(Dataset records)

- - - - - - -

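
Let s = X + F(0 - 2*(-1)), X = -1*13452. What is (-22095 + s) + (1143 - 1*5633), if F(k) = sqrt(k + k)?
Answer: -40035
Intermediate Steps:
X = -13452
F(k) = sqrt(2)*sqrt(k) (F(k) = sqrt(2*k) = sqrt(2)*sqrt(k))
s = -13450 (s = -13452 + sqrt(2)*sqrt(0 - 2*(-1)) = -13452 + sqrt(2)*sqrt(0 + 2) = -13452 + sqrt(2)*sqrt(2) = -13452 + 2 = -13450)
(-22095 + s) + (1143 - 1*5633) = (-22095 - 13450) + (1143 - 1*5633) = -35545 + (1143 - 5633) = -35545 - 4490 = -40035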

- - - - - - -

[PROBLEM] Word for word, reproduce every line of the data.

[ANSWER SECTION]
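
Let s = X + F(0 - 2*(-1)), X = -1*13452. What is (-22095 + s) + (1143 - 1*5633), if F(k) = sqrt(k + k)?
Answer: -40035
Intermediate Steps:
X = -13452
F(k) = sqrt(2)*sqrt(k) (F(k) = sqrt(2*k) = sqrt(2)*sqrt(k))
s = -13450 (s = -13452 + sqrt(2)*sqrt(0 - 2*(-1)) = -13452 + sqrt(2)*sqrt(0 + 2) = -13452 + sqrt(2)*sqrt(2) = -13452 + 2 = -13450)
(-22095 + s) + (1143 - 1*5633) = (-22095 - 13450) + (1143 - 1*5633) = -35545 + (1143 - 5633) = -35545 - 4490 = -40035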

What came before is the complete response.